TASK DIRECTIONS
Starting at the line that holds "(arity 1). These" and stopping at the line that holds "How many ground terms are", restate the records below word for word, with both of those lines included.

DATASET CONTENT
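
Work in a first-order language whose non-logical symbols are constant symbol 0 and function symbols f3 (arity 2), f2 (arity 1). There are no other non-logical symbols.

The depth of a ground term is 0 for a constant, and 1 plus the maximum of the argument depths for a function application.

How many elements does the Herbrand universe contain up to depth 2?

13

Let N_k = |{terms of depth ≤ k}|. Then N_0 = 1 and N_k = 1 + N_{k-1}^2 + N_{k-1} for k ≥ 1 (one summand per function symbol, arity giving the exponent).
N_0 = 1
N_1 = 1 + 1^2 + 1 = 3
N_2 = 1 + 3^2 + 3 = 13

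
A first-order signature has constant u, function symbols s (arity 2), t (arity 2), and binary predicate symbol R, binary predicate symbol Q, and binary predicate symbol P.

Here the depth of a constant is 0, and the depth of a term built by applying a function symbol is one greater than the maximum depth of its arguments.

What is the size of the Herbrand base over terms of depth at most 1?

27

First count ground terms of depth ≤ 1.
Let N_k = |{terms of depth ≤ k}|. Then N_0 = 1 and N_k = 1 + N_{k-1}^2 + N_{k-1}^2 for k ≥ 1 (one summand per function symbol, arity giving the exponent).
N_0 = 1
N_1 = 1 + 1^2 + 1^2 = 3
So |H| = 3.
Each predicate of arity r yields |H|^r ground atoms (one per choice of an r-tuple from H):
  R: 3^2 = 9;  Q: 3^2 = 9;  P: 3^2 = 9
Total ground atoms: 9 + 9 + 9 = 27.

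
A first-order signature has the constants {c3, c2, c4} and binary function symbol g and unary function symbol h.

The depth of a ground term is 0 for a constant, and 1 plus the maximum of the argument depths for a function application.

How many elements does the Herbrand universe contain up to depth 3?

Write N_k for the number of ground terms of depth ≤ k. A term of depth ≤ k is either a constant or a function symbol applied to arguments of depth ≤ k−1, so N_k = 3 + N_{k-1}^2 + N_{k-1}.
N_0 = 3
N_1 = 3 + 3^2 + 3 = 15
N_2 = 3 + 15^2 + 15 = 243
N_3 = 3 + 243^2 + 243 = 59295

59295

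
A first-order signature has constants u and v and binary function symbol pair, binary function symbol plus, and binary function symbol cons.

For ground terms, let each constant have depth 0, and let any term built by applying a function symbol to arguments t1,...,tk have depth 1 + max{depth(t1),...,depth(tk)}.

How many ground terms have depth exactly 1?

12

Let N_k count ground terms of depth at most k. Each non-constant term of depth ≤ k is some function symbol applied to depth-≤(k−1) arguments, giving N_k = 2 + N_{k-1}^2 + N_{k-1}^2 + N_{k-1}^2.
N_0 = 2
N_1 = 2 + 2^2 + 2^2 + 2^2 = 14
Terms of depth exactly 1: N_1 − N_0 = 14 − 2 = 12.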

---

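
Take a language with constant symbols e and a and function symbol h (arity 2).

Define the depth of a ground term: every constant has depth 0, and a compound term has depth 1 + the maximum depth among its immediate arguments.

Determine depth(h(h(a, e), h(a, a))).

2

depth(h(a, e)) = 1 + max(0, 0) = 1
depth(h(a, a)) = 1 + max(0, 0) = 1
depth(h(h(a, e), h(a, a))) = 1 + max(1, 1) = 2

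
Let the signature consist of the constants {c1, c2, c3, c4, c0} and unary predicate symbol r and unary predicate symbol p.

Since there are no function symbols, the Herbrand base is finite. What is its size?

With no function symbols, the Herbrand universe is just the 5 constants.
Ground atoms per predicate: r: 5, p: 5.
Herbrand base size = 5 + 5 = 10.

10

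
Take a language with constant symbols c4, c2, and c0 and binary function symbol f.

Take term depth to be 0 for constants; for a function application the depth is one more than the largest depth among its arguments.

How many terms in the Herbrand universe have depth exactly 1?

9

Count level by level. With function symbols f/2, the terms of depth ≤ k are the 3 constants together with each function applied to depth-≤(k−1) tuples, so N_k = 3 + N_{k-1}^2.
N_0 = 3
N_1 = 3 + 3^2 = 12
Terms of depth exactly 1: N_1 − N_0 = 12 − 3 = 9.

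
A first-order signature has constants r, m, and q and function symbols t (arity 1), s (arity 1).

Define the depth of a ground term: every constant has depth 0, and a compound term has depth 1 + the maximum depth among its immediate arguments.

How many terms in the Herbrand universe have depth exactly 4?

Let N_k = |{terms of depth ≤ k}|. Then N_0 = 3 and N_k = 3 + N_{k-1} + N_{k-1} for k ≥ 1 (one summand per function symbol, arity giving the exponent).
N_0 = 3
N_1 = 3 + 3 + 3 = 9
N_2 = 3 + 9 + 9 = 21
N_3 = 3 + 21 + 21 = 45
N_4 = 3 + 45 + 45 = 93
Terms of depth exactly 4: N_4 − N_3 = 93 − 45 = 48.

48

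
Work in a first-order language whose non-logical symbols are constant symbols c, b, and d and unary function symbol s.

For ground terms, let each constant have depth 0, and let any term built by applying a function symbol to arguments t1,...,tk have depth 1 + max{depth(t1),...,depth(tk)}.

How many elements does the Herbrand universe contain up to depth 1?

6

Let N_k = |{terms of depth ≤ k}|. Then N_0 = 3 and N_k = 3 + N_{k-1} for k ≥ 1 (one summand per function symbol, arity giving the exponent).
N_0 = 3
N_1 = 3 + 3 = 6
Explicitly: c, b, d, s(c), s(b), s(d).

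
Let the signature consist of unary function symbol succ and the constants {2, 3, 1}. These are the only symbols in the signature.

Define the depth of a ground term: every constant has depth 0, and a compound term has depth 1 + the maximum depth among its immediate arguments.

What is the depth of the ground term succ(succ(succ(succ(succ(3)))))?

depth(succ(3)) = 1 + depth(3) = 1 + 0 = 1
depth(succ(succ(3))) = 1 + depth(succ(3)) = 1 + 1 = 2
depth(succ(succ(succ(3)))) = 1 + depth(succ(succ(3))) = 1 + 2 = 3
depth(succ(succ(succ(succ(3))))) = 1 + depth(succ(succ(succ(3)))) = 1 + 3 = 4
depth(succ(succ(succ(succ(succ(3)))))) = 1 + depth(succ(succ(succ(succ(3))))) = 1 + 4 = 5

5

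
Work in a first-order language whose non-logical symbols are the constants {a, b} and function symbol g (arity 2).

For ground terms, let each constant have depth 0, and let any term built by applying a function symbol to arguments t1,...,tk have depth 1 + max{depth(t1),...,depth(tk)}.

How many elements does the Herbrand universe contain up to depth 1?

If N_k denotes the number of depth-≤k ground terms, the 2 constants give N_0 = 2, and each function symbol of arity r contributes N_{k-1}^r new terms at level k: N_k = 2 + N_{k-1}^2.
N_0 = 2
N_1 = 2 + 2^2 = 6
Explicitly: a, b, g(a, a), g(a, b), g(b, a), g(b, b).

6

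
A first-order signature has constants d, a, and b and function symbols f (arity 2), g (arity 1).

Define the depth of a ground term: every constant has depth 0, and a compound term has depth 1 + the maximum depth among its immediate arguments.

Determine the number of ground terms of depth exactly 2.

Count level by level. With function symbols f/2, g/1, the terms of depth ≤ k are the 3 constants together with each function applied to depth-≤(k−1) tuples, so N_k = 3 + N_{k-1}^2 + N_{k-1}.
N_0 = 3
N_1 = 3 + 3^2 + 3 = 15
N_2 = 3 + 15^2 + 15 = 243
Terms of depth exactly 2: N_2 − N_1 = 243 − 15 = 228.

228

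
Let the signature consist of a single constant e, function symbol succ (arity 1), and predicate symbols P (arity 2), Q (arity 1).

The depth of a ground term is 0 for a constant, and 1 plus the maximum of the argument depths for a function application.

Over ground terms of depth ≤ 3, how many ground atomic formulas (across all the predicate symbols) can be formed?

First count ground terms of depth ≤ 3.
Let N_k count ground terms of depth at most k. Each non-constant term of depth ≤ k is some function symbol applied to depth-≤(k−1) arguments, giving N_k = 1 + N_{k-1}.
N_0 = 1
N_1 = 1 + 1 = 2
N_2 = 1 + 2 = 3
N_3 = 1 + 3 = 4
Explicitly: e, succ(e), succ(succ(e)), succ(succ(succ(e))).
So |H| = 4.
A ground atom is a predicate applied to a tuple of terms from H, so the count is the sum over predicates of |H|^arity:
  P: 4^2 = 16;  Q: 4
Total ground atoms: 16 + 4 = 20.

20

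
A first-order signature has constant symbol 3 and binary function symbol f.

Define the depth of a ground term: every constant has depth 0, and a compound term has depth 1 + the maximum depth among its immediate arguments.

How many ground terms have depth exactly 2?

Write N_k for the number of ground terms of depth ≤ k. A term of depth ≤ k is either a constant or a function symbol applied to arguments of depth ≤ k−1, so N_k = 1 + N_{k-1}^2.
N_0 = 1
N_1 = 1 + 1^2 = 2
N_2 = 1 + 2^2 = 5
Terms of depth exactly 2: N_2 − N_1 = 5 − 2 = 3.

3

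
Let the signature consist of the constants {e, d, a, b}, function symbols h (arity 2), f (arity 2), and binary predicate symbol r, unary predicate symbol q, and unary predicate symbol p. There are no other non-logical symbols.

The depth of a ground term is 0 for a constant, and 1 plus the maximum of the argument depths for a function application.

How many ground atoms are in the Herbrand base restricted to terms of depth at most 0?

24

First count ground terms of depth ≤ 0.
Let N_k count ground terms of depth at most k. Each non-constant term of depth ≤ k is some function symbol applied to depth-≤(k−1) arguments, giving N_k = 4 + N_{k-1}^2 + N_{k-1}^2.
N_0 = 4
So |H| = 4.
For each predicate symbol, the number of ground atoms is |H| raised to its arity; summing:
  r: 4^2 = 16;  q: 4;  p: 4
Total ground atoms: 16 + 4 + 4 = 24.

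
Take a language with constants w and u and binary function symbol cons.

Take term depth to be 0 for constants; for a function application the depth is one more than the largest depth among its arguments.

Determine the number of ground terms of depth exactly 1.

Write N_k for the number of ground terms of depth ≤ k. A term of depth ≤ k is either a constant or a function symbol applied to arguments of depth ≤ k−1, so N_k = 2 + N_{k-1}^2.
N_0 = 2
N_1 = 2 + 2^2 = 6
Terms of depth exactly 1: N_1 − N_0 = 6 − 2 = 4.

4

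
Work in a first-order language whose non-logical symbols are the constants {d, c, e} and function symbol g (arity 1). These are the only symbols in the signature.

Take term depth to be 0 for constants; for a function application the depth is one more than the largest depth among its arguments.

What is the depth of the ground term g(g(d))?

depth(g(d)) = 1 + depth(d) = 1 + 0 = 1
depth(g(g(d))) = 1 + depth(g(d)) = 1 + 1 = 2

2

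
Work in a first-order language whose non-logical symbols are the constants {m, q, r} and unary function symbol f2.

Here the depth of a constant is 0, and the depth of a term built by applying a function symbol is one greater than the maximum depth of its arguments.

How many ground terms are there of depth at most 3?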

TASK SOLUTION
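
Work in a first-order language whose non-logical symbols are the constants {d, c, e} and function symbol g (arity 1). These are the only symbols in the signature.

Take term depth to be 0 for constants; for a function application the depth is one more than the largest depth among its arguments.

What is the depth of the ground term g(g(d))?

depth(g(d)) = 1 + depth(d) = 1 + 0 = 1
depth(g(g(d))) = 1 + depth(g(d)) = 1 + 1 = 2

2

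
Work in a first-order language whose non-logical symbols are the constants {m, q, r} and unary function symbol f2.

Here the depth of a constant is 0, and the depth of a term built by applying a function symbol is one greater than the maximum depth of its arguments.

How many ground terms are there of depth at most 3?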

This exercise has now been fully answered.